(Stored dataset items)
════════════════════

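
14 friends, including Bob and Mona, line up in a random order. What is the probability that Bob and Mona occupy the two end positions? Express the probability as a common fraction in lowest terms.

There are 14! = 87178291200 arrangements.
Place Bob and Mona at the ends in 2 ways, arrange the remaining 12 in 12! = 479001600 ways: 2·479001600 = 958003200.
Probability = 958003200/87178291200 = 1/91.

1/91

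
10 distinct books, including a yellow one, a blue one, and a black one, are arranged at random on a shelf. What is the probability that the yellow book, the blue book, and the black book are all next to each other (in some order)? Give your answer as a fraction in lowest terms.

There are 10! = 3628800 arrangements.
Treat the three as one block: 8! placements × 3! orders within the block = 40320·6 = 241920.
Probability = 241920/3628800 = 1/15.

1/15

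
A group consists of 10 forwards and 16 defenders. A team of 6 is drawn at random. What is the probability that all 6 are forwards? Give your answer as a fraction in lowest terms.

There are C(26,6) = 230230 possible selections.
Selections with all forwards: C(10,6) = 210.
Probability = 210/230230 = 3/3289.

3/3289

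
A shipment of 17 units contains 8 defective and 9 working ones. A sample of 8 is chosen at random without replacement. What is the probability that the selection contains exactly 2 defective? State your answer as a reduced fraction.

There are C(17,8) = 24310 ways to choose 8 from 17.
Selections with exactly 2 defective: choose 2 of the 8 defective and 6 of the 9 working, C(8,2)·C(9,6) = 28·84 = 2352.
Probability = 2352/24310 = 1176/12155.

1176/12155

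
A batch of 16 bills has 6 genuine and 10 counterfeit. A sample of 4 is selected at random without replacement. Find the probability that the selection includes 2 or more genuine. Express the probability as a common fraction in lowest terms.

There are C(16,4) = 1820 ways to choose the 4.
Count the complement (fewer than 2 genuine): C(6,0)·C(10,4) + C(6,1)·C(10,3) = 210 + 720 = 930.
Probability = 1 − 930/1820 = 890/1820 = 89/182.

89/182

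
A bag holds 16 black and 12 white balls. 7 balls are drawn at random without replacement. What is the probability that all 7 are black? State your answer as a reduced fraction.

There are C(28,7) = 1184040 possible selections.
Selections with all black: C(16,7) = 11440.
Probability = 11440/1184040 = 2/207.

2/207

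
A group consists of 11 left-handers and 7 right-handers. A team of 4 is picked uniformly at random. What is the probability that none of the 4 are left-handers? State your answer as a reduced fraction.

There are C(18,4) = 3060 possible selections.
Selections with no left-handers (all right-handers): C(7,4) = 35.
Probability = 35/3060 = 7/612.

7/612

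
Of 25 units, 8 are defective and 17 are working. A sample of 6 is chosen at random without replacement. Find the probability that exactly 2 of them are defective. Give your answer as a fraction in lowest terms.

There are C(25,6) = 177100 ways to choose 6 from 25.
Selections with exactly 2 defective: choose 2 of the 8 defective and 4 of the 17 working, C(8,2)·C(17,4) = 28·2380 = 66640.
Probability = 66640/177100 = 476/1265.

476/1265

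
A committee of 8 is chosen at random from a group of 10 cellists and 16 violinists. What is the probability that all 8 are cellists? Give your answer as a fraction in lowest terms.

9/312455

There are C(26,8) = 1562275 possible selections.
Selections with all cellists: C(10,8) = 45.
Probability = 45/1562275 = 9/312455.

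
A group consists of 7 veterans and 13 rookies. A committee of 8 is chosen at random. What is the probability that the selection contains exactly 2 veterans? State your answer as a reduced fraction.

462/1615

Total number of selections: C(20,8) = 125970.
Selections with exactly 2 veterans: choose 2 of the 7 veterans and 6 of the 13 rookies, C(7,2)·C(13,6) = 21·1716 = 36036.
Probability = 36036/125970 = 462/1615.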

════════════════════

GOAL OF THE EXERCISE:
For this exercise, repeat the data above exactly.

RESPONSE TO THIS EXERCISE:
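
14 friends, including Bob and Mona, line up in a random order. What is the probability that Bob and Mona occupy the two end positions? Express the probability as a common fraction in lowest terms.

There are 14! = 87178291200 arrangements.
Place Bob and Mona at the ends in 2 ways, arrange the remaining 12 in 12! = 479001600 ways: 2·479001600 = 958003200.
Probability = 958003200/87178291200 = 1/91.

1/91

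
10 distinct books, including a yellow one, a blue one, and a black one, are arranged at random on a shelf. What is the probability that the yellow book, the blue book, and the black book are all next to each other (in some order)? Give your answer as a fraction in lowest terms.

There are 10! = 3628800 arrangements.
Treat the three as one block: 8! placements × 3! orders within the block = 40320·6 = 241920.
Probability = 241920/3628800 = 1/15.

1/15

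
A group consists of 10 forwards and 16 defenders. A team of 6 is drawn at random. What is the probability that all 6 are forwards? Give your answer as a fraction in lowest terms.

There are C(26,6) = 230230 possible selections.
Selections with all forwards: C(10,6) = 210.
Probability = 210/230230 = 3/3289.

3/3289

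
A shipment of 17 units contains 8 defective and 9 working ones. A sample of 8 is chosen at random without replacement. What is the probability that the selection contains exactly 2 defective? State your answer as a reduced fraction.

There are C(17,8) = 24310 ways to choose 8 from 17.
Selections with exactly 2 defective: choose 2 of the 8 defective and 6 of the 9 working, C(8,2)·C(9,6) = 28·84 = 2352.
Probability = 2352/24310 = 1176/12155.

1176/12155

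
A batch of 16 bills has 6 genuine and 10 counterfeit. A sample of 4 is selected at random without replacement. Find the probability that the selection includes 2 or more genuine. Express the probability as a common fraction in lowest terms.

There are C(16,4) = 1820 ways to choose the 4.
Count the complement (fewer than 2 genuine): C(6,0)·C(10,4) + C(6,1)·C(10,3) = 210 + 720 = 930.
Probability = 1 − 930/1820 = 890/1820 = 89/182.

89/182

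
A bag holds 16 black and 12 white balls. 7 balls are drawn at random without replacement. What is the probability that all 7 are black? State your answer as a reduced fraction.

There are C(28,7) = 1184040 possible selections.
Selections with all black: C(16,7) = 11440.
Probability = 11440/1184040 = 2/207.

2/207

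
A group consists of 11 left-handers and 7 right-handers. A team of 4 is picked uniformly at random. What is the probability that none of the 4 are left-handers? State your answer as a reduced fraction.

There are C(18,4) = 3060 possible selections.
Selections with no left-handers (all right-handers): C(7,4) = 35.
Probability = 35/3060 = 7/612.

7/612

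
Of 25 units, 8 are defective and 17 are working. A sample of 6 is chosen at random without replacement. Find the probability that exactly 2 of them are defective. Give your answer as a fraction in lowest terms.

There are C(25,6) = 177100 ways to choose 6 from 25.
Selections with exactly 2 defective: choose 2 of the 8 defective and 4 of the 17 working, C(8,2)·C(17,4) = 28·2380 = 66640.
Probability = 66640/177100 = 476/1265.

476/1265

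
A committee of 8 is chosen at random from a group of 10 cellists and 16 violinists. What is the probability that all 8 are cellists? Give your answer as a fraction in lowest terms.

9/312455

There are C(26,8) = 1562275 possible selections.
Selections with all cellists: C(10,8) = 45.
Probability = 45/1562275 = 9/312455.

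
A group consists of 7 veterans and 13 rookies. A committee of 8 is chosen at random. What is the probability that the selection contains exactly 2 veterans? State your answer as a reduced fraction.

462/1615

Total number of selections: C(20,8) = 125970.
Selections with exactly 2 veterans: choose 2 of the 7 veterans and 6 of the 13 rookies, C(7,2)·C(13,6) = 21·1716 = 36036.
Probability = 36036/125970 = 462/1615.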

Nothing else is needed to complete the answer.